[INFORMATION SUPPLIED — start]

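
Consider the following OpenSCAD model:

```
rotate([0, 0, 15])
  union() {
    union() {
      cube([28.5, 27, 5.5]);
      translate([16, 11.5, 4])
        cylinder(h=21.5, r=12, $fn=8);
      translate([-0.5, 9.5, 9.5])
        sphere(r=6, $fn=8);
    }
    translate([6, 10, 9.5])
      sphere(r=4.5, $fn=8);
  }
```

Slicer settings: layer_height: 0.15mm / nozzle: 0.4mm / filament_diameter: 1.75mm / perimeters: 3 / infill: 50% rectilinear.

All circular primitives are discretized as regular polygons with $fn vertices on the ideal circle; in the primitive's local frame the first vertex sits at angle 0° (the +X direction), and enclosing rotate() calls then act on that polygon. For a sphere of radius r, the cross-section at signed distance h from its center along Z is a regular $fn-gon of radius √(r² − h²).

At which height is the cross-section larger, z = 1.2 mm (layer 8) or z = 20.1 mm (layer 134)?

layer 8 (z = 1.2 mm)

Layer 8 (z = 1.2): the cube (footprint 28.5×27) is included at this height (area 769.50 mm²); the cylinder at (16, 11.5) is absent (z outside [4, 25.5]); the sphere at (-0.5, 9.5) is not intersected at this z (|z−center|=8.300 > r=6); Combining (union): only the 28.5×27 cube is present, so the union is just that shape — area = 769.50 mm²; the sphere at (6, 10) is not intersected at this z (|z−center|=8.300 > r=4.5); Merging all regions: only that combined region is present, so the union is just that shape — area = 769.50 mm²; (whole slice rotated 15° about Z — lengths, areas and connectivity unchanged). So its area = 769.50 mm². Layer 134 (z = 20.1): the cube does not reach this height (z outside [0, 5.5]); the cylinder at (16, 11.5): section is a regular 8-gon, circumradius r=12 (area = (8/2)·12.000²·sin(360°/8) = 407.29 mm²); the sphere at (-0.5, 9.5) is not intersected at this z (|z−center|=10.600 > r=6); Merging all regions: only the r=12 cylinder at (16, 11.5) is present, so the union is just that shape — area = 407.29 mm²; the sphere at (6, 10) does not reach this height (|z−center|=10.600 > r=4.5); Taking the union: only the result so far is present, so the union is just that shape — area = 407.29 mm²; (whole slice rotated 15° about Z — lengths, areas and connectivity unchanged). So its area = 407.29 mm². Layer 8 is larger (769.50 vs 407.29 mm²).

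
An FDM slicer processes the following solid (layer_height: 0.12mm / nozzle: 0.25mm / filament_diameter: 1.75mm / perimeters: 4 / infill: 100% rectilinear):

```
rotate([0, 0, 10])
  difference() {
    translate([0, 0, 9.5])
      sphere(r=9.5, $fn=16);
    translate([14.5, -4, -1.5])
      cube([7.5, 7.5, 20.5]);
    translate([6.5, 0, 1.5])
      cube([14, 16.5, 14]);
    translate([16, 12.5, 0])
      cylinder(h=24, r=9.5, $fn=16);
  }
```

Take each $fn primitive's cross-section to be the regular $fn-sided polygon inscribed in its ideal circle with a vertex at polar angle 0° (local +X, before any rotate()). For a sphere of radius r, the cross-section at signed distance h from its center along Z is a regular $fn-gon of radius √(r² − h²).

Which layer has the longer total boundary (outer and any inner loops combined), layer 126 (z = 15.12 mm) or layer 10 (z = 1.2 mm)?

layer 126 (z = 15.12 mm)

Layer 126 (z = 15.12): the r=9.5 sphere slices to a regular 16-gon of circumradius 7.659 (√(r²−h²) with h=5.62 from center) (perimeter = 2·16·7.659·sin(180°/16) = 47.82 mm); the cube at (14.5, -4) (footprint 7.5×7.5) is included at this height (perimeter 30.00 mm); the cube at (6.5, 0) (footprint 14×16.5) is included at this height (perimeter 61.00 mm); the r=9.5 cylinder at (16, 12.5) gives a regular 16-gon of circumradius 9.5 (constant along its height) (perimeter = 2·16·9.500·sin(180°/16) = 59.31 mm); After the difference (first − rest): starting from the r=9.5 sphere, the 7.5×7.5 cube at (14.5, -4) misses the remaining region (no effect); the 14×16.5 cube at (6.5, 0) partially overlaps it — only the 2.79 mm² overlap (of its 231.00 mm²) is removed, clipping the outline; the r=9.5 cylinder at (16, 12.5) misses the remaining region (no effect) — boundary = 48.74 mm; (rotated 10° about Z; rotation is an isometry so areas/perimeters/island counts are preserved). So its perimeter = 48.74 mm. Layer 10 (z = 1.2): the r=9.5 sphere contributes a regular 16-gon of circumradius √(9.5²−8.3²) = 4.622 (perimeter = 2·16·4.622·sin(180°/16) = 28.85 mm); the cube at (14.5, -4) (footprint 7.5×7.5) is included at this height (perimeter 30.00 mm); the cube at (6.5, 0) is not intersected at this z (z outside [1.5, 15.5]); the r=9.5 cylinder at (16, 12.5) gives a regular 16-gon of circumradius 9.5 (constant along its height) (perimeter = 2·16·9.500·sin(180°/16) = 59.31 mm); Taking the first minus the rest: starting from the r=9.5 sphere, the 7.5×7.5 cube at (14.5, -4) misses the remaining region (no effect); the r=9.5 cylinder at (16, 12.5) misses the remaining region (no effect) — boundary = 28.85 mm; (rotated 10° about Z; rotation is an isometry so areas/perimeters/island counts are preserved). So its perimeter = 28.85 mm. Layer 126 is larger (48.74 vs 28.85 mm).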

[INFORMATION SUPPLIED — finish]

Every line of the data above belongs in the answer, unchanged.

*RESPONSE FOR THIS EXERCISE*:
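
Consider the following OpenSCAD model:

```
rotate([0, 0, 15])
  union() {
    union() {
      cube([28.5, 27, 5.5]);
      translate([16, 11.5, 4])
        cylinder(h=21.5, r=12, $fn=8);
      translate([-0.5, 9.5, 9.5])
        sphere(r=6, $fn=8);
    }
    translate([6, 10, 9.5])
      sphere(r=4.5, $fn=8);
  }
```

Slicer settings: layer_height: 0.15mm / nozzle: 0.4mm / filament_diameter: 1.75mm / perimeters: 3 / infill: 50% rectilinear.

All circular primitives are discretized as regular polygons with $fn vertices on the ideal circle; in the primitive's local frame the first vertex sits at angle 0° (the +X direction), and enclosing rotate() calls then act on that polygon. For a sphere of radius r, the cross-section at signed distance h from its center along Z is a regular $fn-gon of radius √(r² − h²).

At which height is the cross-section larger, z = 1.2 mm (layer 8) or z = 20.1 mm (layer 134)?

layer 8 (z = 1.2 mm)

Layer 8 (z = 1.2): the cube (footprint 28.5×27) is included at this height (area 769.50 mm²); the cylinder at (16, 11.5) is absent (z outside [4, 25.5]); the sphere at (-0.5, 9.5) is not intersected at this z (|z−center|=8.300 > r=6); Combining (union): only the 28.5×27 cube is present, so the union is just that shape — area = 769.50 mm²; the sphere at (6, 10) is not intersected at this z (|z−center|=8.300 > r=4.5); Merging all regions: only that combined region is present, so the union is just that shape — area = 769.50 mm²; (whole slice rotated 15° about Z — lengths, areas and connectivity unchanged). So its area = 769.50 mm². Layer 134 (z = 20.1): the cube does not reach this height (z outside [0, 5.5]); the cylinder at (16, 11.5): section is a regular 8-gon, circumradius r=12 (area = (8/2)·12.000²·sin(360°/8) = 407.29 mm²); the sphere at (-0.5, 9.5) is not intersected at this z (|z−center|=10.600 > r=6); Merging all regions: only the r=12 cylinder at (16, 11.5) is present, so the union is just that shape — area = 407.29 mm²; the sphere at (6, 10) does not reach this height (|z−center|=10.600 > r=4.5); Taking the union: only the result so far is present, so the union is just that shape — area = 407.29 mm²; (whole slice rotated 15° about Z — lengths, areas and connectivity unchanged). So its area = 407.29 mm². Layer 8 is larger (769.50 vs 407.29 mm²).

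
An FDM slicer processes the following solid (layer_height: 0.12mm / nozzle: 0.25mm / filament_diameter: 1.75mm / perimeters: 4 / infill: 100% rectilinear):

```
rotate([0, 0, 10])
  difference() {
    translate([0, 0, 9.5])
      sphere(r=9.5, $fn=16);
    translate([14.5, -4, -1.5])
      cube([7.5, 7.5, 20.5]);
    translate([6.5, 0, 1.5])
      cube([14, 16.5, 14]);
    translate([16, 12.5, 0])
      cylinder(h=24, r=9.5, $fn=16);
  }
```

Take each $fn primitive's cross-section to be the regular $fn-sided polygon inscribed in its ideal circle with a vertex at polar angle 0° (local +X, before any rotate()). For a sphere of radius r, the cross-section at signed distance h from its center along Z is a regular $fn-gon of radius √(r² − h²).

Which layer has the longer total boundary (outer and any inner loops combined), layer 126 (z = 15.12 mm) or layer 10 (z = 1.2 mm)?

layer 126 (z = 15.12 mm)

Layer 126 (z = 15.12): the r=9.5 sphere slices to a regular 16-gon of circumradius 7.659 (√(r²−h²) with h=5.62 from center) (perimeter = 2·16·7.659·sin(180°/16) = 47.82 mm); the cube at (14.5, -4) (footprint 7.5×7.5) is included at this height (perimeter 30.00 mm); the cube at (6.5, 0) (footprint 14×16.5) is included at this height (perimeter 61.00 mm); the r=9.5 cylinder at (16, 12.5) gives a regular 16-gon of circumradius 9.5 (constant along its height) (perimeter = 2·16·9.500·sin(180°/16) = 59.31 mm); After the difference (first − rest): starting from the r=9.5 sphere, the 7.5×7.5 cube at (14.5, -4) misses the remaining region (no effect); the 14×16.5 cube at (6.5, 0) partially overlaps it — only the 2.79 mm² overlap (of its 231.00 mm²) is removed, clipping the outline; the r=9.5 cylinder at (16, 12.5) misses the remaining region (no effect) — boundary = 48.74 mm; (rotated 10° about Z; rotation is an isometry so areas/perimeters/island counts are preserved). So its perimeter = 48.74 mm. Layer 10 (z = 1.2): the r=9.5 sphere contributes a regular 16-gon of circumradius √(9.5²−8.3²) = 4.622 (perimeter = 2·16·4.622·sin(180°/16) = 28.85 mm); the cube at (14.5, -4) (footprint 7.5×7.5) is included at this height (perimeter 30.00 mm); the cube at (6.5, 0) is not intersected at this z (z outside [1.5, 15.5]); the r=9.5 cylinder at (16, 12.5) gives a regular 16-gon of circumradius 9.5 (constant along its height) (perimeter = 2·16·9.500·sin(180°/16) = 59.31 mm); Taking the first minus the rest: starting from the r=9.5 sphere, the 7.5×7.5 cube at (14.5, -4) misses the remaining region (no effect); the r=9.5 cylinder at (16, 12.5) misses the remaining region (no effect) — boundary = 28.85 mm; (rotated 10° about Z; rotation is an isometry so areas/perimeters/island counts are preserved). So its perimeter = 28.85 mm. Layer 126 is larger (48.74 vs 28.85 mm).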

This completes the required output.